#### INPUT DATA

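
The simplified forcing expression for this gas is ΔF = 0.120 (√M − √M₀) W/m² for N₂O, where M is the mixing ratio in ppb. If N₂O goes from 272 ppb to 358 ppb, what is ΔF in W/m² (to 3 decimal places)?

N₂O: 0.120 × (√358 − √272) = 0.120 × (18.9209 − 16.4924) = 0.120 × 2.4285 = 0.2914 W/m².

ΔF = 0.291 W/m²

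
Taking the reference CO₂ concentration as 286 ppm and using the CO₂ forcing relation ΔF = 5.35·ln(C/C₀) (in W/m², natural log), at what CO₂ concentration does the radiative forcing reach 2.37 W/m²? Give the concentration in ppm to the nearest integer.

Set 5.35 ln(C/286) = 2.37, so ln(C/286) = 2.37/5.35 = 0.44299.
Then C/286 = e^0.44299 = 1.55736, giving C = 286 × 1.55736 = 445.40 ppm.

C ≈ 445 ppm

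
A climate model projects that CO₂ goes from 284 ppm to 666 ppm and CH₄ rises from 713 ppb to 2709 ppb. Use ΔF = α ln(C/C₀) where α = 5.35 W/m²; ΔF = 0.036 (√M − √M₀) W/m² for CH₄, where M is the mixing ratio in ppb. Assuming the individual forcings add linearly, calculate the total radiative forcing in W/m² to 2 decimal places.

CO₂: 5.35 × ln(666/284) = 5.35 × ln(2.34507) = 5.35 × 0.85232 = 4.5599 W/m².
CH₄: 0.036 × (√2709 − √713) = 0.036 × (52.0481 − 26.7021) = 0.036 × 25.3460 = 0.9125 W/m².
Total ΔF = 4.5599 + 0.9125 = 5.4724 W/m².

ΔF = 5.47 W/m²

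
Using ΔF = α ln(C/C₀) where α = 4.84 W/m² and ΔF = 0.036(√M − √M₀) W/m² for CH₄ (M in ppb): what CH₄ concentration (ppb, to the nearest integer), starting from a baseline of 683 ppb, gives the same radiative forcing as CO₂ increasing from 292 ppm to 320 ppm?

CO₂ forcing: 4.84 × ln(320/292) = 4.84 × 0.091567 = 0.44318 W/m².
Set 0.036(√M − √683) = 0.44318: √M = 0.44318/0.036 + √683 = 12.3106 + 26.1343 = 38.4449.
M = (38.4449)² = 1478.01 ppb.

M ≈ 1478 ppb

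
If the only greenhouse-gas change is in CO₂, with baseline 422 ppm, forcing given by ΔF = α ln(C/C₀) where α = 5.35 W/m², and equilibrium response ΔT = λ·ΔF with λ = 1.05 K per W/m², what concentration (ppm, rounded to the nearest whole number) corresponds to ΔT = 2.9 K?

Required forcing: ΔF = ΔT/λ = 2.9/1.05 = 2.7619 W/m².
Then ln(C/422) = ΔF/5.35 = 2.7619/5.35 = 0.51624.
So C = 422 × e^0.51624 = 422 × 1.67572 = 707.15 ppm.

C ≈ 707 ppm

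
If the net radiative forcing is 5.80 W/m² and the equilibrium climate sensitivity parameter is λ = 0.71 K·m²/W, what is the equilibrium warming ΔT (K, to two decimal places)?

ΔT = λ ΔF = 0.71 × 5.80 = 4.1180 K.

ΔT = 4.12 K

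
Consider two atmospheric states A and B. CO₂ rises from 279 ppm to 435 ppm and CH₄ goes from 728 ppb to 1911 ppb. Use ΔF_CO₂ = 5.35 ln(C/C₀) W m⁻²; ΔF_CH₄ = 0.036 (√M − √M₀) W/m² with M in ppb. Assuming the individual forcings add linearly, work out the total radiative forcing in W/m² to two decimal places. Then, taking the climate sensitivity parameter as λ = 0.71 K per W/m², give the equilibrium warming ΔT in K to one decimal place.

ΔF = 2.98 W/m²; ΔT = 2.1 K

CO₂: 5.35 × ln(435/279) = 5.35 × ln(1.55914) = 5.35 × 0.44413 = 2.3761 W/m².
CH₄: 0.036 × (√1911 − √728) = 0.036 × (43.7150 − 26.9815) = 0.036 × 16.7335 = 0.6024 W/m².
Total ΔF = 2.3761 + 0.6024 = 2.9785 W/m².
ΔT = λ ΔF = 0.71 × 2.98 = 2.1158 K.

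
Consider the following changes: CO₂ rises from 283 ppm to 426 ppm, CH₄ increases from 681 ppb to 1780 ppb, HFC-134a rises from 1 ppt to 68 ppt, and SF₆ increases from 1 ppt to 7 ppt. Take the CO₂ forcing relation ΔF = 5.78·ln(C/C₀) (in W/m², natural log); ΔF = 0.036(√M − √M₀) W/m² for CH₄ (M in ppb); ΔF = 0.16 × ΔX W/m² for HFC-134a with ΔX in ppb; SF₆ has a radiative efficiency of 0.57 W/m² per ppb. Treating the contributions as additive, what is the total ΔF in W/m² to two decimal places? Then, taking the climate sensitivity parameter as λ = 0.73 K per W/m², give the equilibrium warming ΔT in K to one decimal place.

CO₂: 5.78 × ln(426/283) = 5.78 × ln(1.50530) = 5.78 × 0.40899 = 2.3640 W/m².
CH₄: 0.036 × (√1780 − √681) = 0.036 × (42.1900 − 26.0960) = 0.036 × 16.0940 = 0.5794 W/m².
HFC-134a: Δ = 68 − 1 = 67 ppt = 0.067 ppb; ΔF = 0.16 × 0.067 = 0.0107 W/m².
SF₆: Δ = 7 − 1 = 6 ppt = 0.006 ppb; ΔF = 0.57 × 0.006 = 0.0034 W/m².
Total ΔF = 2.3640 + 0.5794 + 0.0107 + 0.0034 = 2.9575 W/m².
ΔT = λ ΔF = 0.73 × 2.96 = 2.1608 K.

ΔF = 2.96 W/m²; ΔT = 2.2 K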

#### TASK PROMPT
Transcribe the material so that every line matches the original exactly.

#### TASK SOLUTION
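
The simplified forcing expression for this gas is ΔF = 0.120 (√M − √M₀) W/m² for N₂O, where M is the mixing ratio in ppb. If N₂O goes from 272 ppb to 358 ppb, what is ΔF in W/m² (to 3 decimal places)?

N₂O: 0.120 × (√358 − √272) = 0.120 × (18.9209 − 16.4924) = 0.120 × 2.4285 = 0.2914 W/m².

ΔF = 0.291 W/m²

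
Taking the reference CO₂ concentration as 286 ppm and using the CO₂ forcing relation ΔF = 5.35·ln(C/C₀) (in W/m², natural log), at what CO₂ concentration does the radiative forcing reach 2.37 W/m²? Give the concentration in ppm to the nearest integer.

Set 5.35 ln(C/286) = 2.37, so ln(C/286) = 2.37/5.35 = 0.44299.
Then C/286 = e^0.44299 = 1.55736, giving C = 286 × 1.55736 = 445.40 ppm.

C ≈ 445 ppm

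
A climate model projects that CO₂ goes from 284 ppm to 666 ppm and CH₄ rises from 713 ppb to 2709 ppb. Use ΔF = α ln(C/C₀) where α = 5.35 W/m²; ΔF = 0.036 (√M − √M₀) W/m² for CH₄, where M is the mixing ratio in ppb. Assuming the individual forcings add linearly, calculate the total radiative forcing in W/m² to 2 decimal places.

CO₂: 5.35 × ln(666/284) = 5.35 × ln(2.34507) = 5.35 × 0.85232 = 4.5599 W/m².
CH₄: 0.036 × (√2709 − √713) = 0.036 × (52.0481 − 26.7021) = 0.036 × 25.3460 = 0.9125 W/m².
Total ΔF = 4.5599 + 0.9125 = 5.4724 W/m².

ΔF = 5.47 W/m²

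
Using ΔF = α ln(C/C₀) where α = 4.84 W/m² and ΔF = 0.036(√M − √M₀) W/m² for CH₄ (M in ppb): what CH₄ concentration (ppb, to the nearest integer), starting from a baseline of 683 ppb, gives the same radiative forcing as CO₂ increasing from 292 ppm to 320 ppm?

CO₂ forcing: 4.84 × ln(320/292) = 4.84 × 0.091567 = 0.44318 W/m².
Set 0.036(√M − √683) = 0.44318: √M = 0.44318/0.036 + √683 = 12.3106 + 26.1343 = 38.4449.
M = (38.4449)² = 1478.01 ppb.

M ≈ 1478 ppb

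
If the only greenhouse-gas change is in CO₂, with baseline 422 ppm, forcing given by ΔF = α ln(C/C₀) where α = 5.35 W/m², and equilibrium response ΔT = λ·ΔF with λ = 1.05 K per W/m², what concentration (ppm, rounded to the nearest whole number) corresponds to ΔT = 2.9 K?

Required forcing: ΔF = ΔT/λ = 2.9/1.05 = 2.7619 W/m².
Then ln(C/422) = ΔF/5.35 = 2.7619/5.35 = 0.51624.
So C = 422 × e^0.51624 = 422 × 1.67572 = 707.15 ppm.

C ≈ 707 ppm

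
If the net radiative forcing is 5.80 W/m² and the equilibrium climate sensitivity parameter is λ = 0.71 K·m²/W, what is the equilibrium warming ΔT (K, to two decimal places)?

ΔT = λ ΔF = 0.71 × 5.80 = 4.1180 K.

ΔT = 4.12 K

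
Consider two atmospheric states A and B. CO₂ rises from 279 ppm to 435 ppm and CH₄ goes from 728 ppb to 1911 ppb. Use ΔF_CO₂ = 5.35 ln(C/C₀) W m⁻²; ΔF_CH₄ = 0.036 (√M − √M₀) W/m² with M in ppb. Assuming the individual forcings add linearly, work out the total radiative forcing in W/m² to two decimal places. Then, taking the climate sensitivity parameter as λ = 0.71 K per W/m², give the equilibrium warming ΔT in K to one decimal place.

ΔF = 2.98 W/m²; ΔT = 2.1 K

CO₂: 5.35 × ln(435/279) = 5.35 × ln(1.55914) = 5.35 × 0.44413 = 2.3761 W/m².
CH₄: 0.036 × (√1911 − √728) = 0.036 × (43.7150 − 26.9815) = 0.036 × 16.7335 = 0.6024 W/m².
Total ΔF = 2.3761 + 0.6024 = 2.9785 W/m².
ΔT = λ ΔF = 0.71 × 2.98 = 2.1158 K.

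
Consider the following changes: CO₂ rises from 283 ppm to 426 ppm, CH₄ increases from 681 ppb to 1780 ppb, HFC-134a rises from 1 ppt to 68 ppt, and SF₆ increases from 1 ppt to 7 ppt. Take the CO₂ forcing relation ΔF = 5.78·ln(C/C₀) (in W/m², natural log); ΔF = 0.036(√M − √M₀) W/m² for CH₄ (M in ppb); ΔF = 0.16 × ΔX W/m² for HFC-134a with ΔX in ppb; SF₆ has a radiative efficiency of 0.57 W/m² per ppb. Treating the contributions as additive, what is the total ΔF in W/m² to two decimal places? Then, taking the climate sensitivity parameter as λ = 0.73 K per W/m², give the equilibrium warming ΔT in K to one decimal place.

CO₂: 5.78 × ln(426/283) = 5.78 × ln(1.50530) = 5.78 × 0.40899 = 2.3640 W/m².
CH₄: 0.036 × (√1780 − √681) = 0.036 × (42.1900 − 26.0960) = 0.036 × 16.0940 = 0.5794 W/m².
HFC-134a: Δ = 68 − 1 = 67 ppt = 0.067 ppb; ΔF = 0.16 × 0.067 = 0.0107 W/m².
SF₆: Δ = 7 − 1 = 6 ppt = 0.006 ppb; ΔF = 0.57 × 0.006 = 0.0034 W/m².
Total ΔF = 2.3640 + 0.5794 + 0.0107 + 0.0034 = 2.9575 W/m².
ΔT = λ ΔF = 0.73 × 2.96 = 2.1608 K.

ΔF = 2.96 W/m²; ΔT = 2.2 K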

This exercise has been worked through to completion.